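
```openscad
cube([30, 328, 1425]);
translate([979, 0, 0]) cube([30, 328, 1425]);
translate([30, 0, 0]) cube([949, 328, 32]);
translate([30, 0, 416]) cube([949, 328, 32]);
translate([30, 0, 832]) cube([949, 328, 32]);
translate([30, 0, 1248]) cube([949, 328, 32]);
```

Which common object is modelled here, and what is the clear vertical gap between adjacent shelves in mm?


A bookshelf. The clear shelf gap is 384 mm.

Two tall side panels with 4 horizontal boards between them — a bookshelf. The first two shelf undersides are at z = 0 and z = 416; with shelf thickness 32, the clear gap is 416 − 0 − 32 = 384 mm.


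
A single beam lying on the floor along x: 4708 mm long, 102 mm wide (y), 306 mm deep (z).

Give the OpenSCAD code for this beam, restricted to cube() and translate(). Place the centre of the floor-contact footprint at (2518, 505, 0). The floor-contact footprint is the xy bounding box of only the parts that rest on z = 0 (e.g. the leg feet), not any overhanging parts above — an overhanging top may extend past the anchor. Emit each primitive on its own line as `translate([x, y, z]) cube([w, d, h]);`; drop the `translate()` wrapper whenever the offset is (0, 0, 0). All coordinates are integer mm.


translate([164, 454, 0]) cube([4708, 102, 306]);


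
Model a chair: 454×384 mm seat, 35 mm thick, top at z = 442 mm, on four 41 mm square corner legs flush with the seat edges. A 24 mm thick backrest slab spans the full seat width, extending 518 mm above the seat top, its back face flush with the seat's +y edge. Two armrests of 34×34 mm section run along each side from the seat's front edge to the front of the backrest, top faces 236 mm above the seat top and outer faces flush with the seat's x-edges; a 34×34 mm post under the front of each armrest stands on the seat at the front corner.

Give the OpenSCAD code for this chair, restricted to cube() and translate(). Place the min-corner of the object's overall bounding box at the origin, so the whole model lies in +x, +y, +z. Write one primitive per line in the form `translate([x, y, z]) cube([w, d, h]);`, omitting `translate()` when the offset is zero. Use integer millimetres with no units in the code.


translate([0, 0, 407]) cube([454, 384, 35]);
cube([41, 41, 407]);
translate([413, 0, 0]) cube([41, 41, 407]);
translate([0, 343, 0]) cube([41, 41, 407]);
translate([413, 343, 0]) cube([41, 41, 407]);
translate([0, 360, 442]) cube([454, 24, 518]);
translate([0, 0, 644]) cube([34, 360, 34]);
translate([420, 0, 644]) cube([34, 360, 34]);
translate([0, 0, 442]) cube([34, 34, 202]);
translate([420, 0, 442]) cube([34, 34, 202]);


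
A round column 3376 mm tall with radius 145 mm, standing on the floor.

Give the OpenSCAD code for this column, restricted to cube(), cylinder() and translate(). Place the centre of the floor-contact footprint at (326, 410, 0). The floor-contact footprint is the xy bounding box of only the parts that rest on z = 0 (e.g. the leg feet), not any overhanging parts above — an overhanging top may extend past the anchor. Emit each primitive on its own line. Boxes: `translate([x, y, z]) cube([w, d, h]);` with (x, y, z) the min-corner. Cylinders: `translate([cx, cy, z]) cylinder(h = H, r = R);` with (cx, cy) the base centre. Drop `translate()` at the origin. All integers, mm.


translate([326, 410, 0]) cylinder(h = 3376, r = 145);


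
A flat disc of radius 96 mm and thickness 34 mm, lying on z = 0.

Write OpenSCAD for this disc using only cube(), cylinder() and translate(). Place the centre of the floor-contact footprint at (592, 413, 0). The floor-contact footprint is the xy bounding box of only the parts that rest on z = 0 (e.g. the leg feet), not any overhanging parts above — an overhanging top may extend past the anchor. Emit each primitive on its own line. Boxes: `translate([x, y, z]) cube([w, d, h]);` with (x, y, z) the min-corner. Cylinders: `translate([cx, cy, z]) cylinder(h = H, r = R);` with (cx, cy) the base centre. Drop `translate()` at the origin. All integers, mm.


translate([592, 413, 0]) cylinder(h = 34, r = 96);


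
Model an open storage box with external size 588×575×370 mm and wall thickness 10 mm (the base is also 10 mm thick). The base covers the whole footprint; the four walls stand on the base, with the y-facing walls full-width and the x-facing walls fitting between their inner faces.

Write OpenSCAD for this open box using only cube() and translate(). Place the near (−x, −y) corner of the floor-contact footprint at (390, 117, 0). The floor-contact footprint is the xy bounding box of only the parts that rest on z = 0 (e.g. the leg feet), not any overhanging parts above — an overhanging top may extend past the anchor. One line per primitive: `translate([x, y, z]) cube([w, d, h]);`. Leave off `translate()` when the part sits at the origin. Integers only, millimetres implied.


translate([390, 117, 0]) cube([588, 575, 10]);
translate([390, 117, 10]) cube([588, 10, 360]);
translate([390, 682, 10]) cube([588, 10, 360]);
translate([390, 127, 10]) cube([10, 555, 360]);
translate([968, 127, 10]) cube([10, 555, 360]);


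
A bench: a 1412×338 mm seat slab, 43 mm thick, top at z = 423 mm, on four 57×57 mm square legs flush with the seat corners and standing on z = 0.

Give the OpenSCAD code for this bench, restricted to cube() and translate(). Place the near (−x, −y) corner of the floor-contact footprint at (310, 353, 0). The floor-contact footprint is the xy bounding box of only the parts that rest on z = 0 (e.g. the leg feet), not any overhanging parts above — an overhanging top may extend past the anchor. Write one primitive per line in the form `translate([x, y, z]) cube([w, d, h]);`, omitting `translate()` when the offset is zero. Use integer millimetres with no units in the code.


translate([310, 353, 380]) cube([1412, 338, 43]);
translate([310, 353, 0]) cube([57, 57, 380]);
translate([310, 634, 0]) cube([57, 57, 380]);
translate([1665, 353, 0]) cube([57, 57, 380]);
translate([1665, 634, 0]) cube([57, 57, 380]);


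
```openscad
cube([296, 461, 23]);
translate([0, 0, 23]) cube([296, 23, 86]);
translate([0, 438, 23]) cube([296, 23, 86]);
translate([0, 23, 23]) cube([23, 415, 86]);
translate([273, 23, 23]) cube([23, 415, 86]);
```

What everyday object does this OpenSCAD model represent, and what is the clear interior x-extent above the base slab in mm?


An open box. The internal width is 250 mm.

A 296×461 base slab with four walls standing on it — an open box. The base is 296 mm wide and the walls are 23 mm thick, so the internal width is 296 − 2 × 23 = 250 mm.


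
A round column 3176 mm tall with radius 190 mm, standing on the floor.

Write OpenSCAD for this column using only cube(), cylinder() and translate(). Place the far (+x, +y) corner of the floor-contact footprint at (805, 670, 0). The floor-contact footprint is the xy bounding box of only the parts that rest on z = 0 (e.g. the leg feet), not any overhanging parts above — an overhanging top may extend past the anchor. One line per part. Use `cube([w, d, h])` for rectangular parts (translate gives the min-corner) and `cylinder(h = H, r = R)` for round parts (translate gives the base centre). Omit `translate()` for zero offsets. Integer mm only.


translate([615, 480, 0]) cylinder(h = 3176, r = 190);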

- - - - -

Work required | Would you restate the material above word for word?

Written answer |
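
```openscad
cube([30, 328, 1425]);
translate([979, 0, 0]) cube([30, 328, 1425]);
translate([30, 0, 0]) cube([949, 328, 32]);
translate([30, 0, 416]) cube([949, 328, 32]);
translate([30, 0, 832]) cube([949, 328, 32]);
translate([30, 0, 1248]) cube([949, 328, 32]);
```

Which common object is modelled here, and what is the clear vertical gap between adjacent shelves in mm?


A bookshelf. The clear shelf gap is 384 mm.

Two tall side panels with 4 horizontal boards between them — a bookshelf. The first two shelf undersides are at z = 0 and z = 416; with shelf thickness 32, the clear gap is 416 − 0 − 32 = 384 mm.


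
A single beam lying on the floor along x: 4708 mm long, 102 mm wide (y), 306 mm deep (z).

Give the OpenSCAD code for this beam, restricted to cube() and translate(). Place the centre of the floor-contact footprint at (2518, 505, 0). The floor-contact footprint is the xy bounding box of only the parts that rest on z = 0 (e.g. the leg feet), not any overhanging parts above — an overhanging top may extend past the anchor. Emit each primitive on its own line as `translate([x, y, z]) cube([w, d, h]);`; drop the `translate()` wrapper whenever the offset is (0, 0, 0). All coordinates are integer mm.


translate([164, 454, 0]) cube([4708, 102, 306]);


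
Model a chair: 454×384 mm seat, 35 mm thick, top at z = 442 mm, on four 41 mm square corner legs flush with the seat edges. A 24 mm thick backrest slab spans the full seat width, extending 518 mm above the seat top, its back face flush with the seat's +y edge. Two armrests of 34×34 mm section run along each side from the seat's front edge to the front of the backrest, top faces 236 mm above the seat top and outer faces flush with the seat's x-edges; a 34×34 mm post under the front of each armrest stands on the seat at the front corner.

Give the OpenSCAD code for this chair, restricted to cube() and translate(). Place the min-corner of the object's overall bounding box at the origin, so the whole model lies in +x, +y, +z. Write one primitive per line in the form `translate([x, y, z]) cube([w, d, h]);`, omitting `translate()` when the offset is zero. Use integer millimetres with no units in the code.


translate([0, 0, 407]) cube([454, 384, 35]);
cube([41, 41, 407]);
translate([413, 0, 0]) cube([41, 41, 407]);
translate([0, 343, 0]) cube([41, 41, 407]);
translate([413, 343, 0]) cube([41, 41, 407]);
translate([0, 360, 442]) cube([454, 24, 518]);
translate([0, 0, 644]) cube([34, 360, 34]);
translate([420, 0, 644]) cube([34, 360, 34]);
translate([0, 0, 442]) cube([34, 34, 202]);
translate([420, 0, 442]) cube([34, 34, 202]);


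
A round column 3376 mm tall with radius 145 mm, standing on the floor.

Give the OpenSCAD code for this column, restricted to cube(), cylinder() and translate(). Place the centre of the floor-contact footprint at (326, 410, 0). The floor-contact footprint is the xy bounding box of only the parts that rest on z = 0 (e.g. the leg feet), not any overhanging parts above — an overhanging top may extend past the anchor. Emit each primitive on its own line. Boxes: `translate([x, y, z]) cube([w, d, h]);` with (x, y, z) the min-corner. Cylinders: `translate([cx, cy, z]) cylinder(h = H, r = R);` with (cx, cy) the base centre. Drop `translate()` at the origin. All integers, mm.


translate([326, 410, 0]) cylinder(h = 3376, r = 145);


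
A flat disc of radius 96 mm and thickness 34 mm, lying on z = 0.

Write OpenSCAD for this disc using only cube(), cylinder() and translate(). Place the centre of the floor-contact footprint at (592, 413, 0). The floor-contact footprint is the xy bounding box of only the parts that rest on z = 0 (e.g. the leg feet), not any overhanging parts above — an overhanging top may extend past the anchor. Emit each primitive on its own line. Boxes: `translate([x, y, z]) cube([w, d, h]);` with (x, y, z) the min-corner. Cylinders: `translate([cx, cy, z]) cylinder(h = H, r = R);` with (cx, cy) the base centre. Drop `translate()` at the origin. All integers, mm.


translate([592, 413, 0]) cylinder(h = 34, r = 96);


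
Model an open storage box with external size 588×575×370 mm and wall thickness 10 mm (the base is also 10 mm thick). The base covers the whole footprint; the four walls stand on the base, with the y-facing walls full-width and the x-facing walls fitting between their inner faces.

Write OpenSCAD for this open box using only cube() and translate(). Place the near (−x, −y) corner of the floor-contact footprint at (390, 117, 0). The floor-contact footprint is the xy bounding box of only the parts that rest on z = 0 (e.g. the leg feet), not any overhanging parts above — an overhanging top may extend past the anchor. One line per primitive: `translate([x, y, z]) cube([w, d, h]);`. Leave off `translate()` when the part sits at the origin. Integers only, millimetres implied.


translate([390, 117, 0]) cube([588, 575, 10]);
translate([390, 117, 10]) cube([588, 10, 360]);
translate([390, 682, 10]) cube([588, 10, 360]);
translate([390, 127, 10]) cube([10, 555, 360]);
translate([968, 127, 10]) cube([10, 555, 360]);


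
A bench: a 1412×338 mm seat slab, 43 mm thick, top at z = 423 mm, on four 57×57 mm square legs flush with the seat corners and standing on z = 0.

Give the OpenSCAD code for this bench, restricted to cube() and translate(). Place the near (−x, −y) corner of the floor-contact footprint at (310, 353, 0). The floor-contact footprint is the xy bounding box of only the parts that rest on z = 0 (e.g. the leg feet), not any overhanging parts above — an overhanging top may extend past the anchor. Write one primitive per line in the form `translate([x, y, z]) cube([w, d, h]);`, omitting `translate()` when the offset is zero. Use integer millimetres with no units in the code.


translate([310, 353, 380]) cube([1412, 338, 43]);
translate([310, 353, 0]) cube([57, 57, 380]);
translate([310, 634, 0]) cube([57, 57, 380]);
translate([1665, 353, 0]) cube([57, 57, 380]);
translate([1665, 634, 0]) cube([57, 57, 380]);


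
```openscad
cube([296, 461, 23]);
translate([0, 0, 23]) cube([296, 23, 86]);
translate([0, 438, 23]) cube([296, 23, 86]);
translate([0, 23, 23]) cube([23, 415, 86]);
translate([273, 23, 23]) cube([23, 415, 86]);
```

What everyday object does this OpenSCAD model represent, and what is the clear interior x-extent above the base slab in mm?


An open box. The internal width is 250 mm.

A 296×461 base slab with four walls standing on it — an open box. The base is 296 mm wide and the walls are 23 mm thick, so the internal width is 296 − 2 × 23 = 250 mm.


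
A round column 3176 mm tall with radius 190 mm, standing on the floor.

Write OpenSCAD for this column using only cube(), cylinder() and translate(). Place the far (+x, +y) corner of the floor-contact footprint at (805, 670, 0). The floor-contact footprint is the xy bounding box of only the parts that rest on z = 0 (e.g. the leg feet), not any overhanging parts above — an overhanging top may extend past the anchor. One line per part. Use `cube([w, d, h])` for rectangular parts (translate gives the min-corner) and `cylinder(h = H, r = R)` for round parts (translate gives the base centre). Omit `translate()` for zero offsets. Integer mm only.


translate([615, 480, 0]) cylinder(h = 3176, r = 190);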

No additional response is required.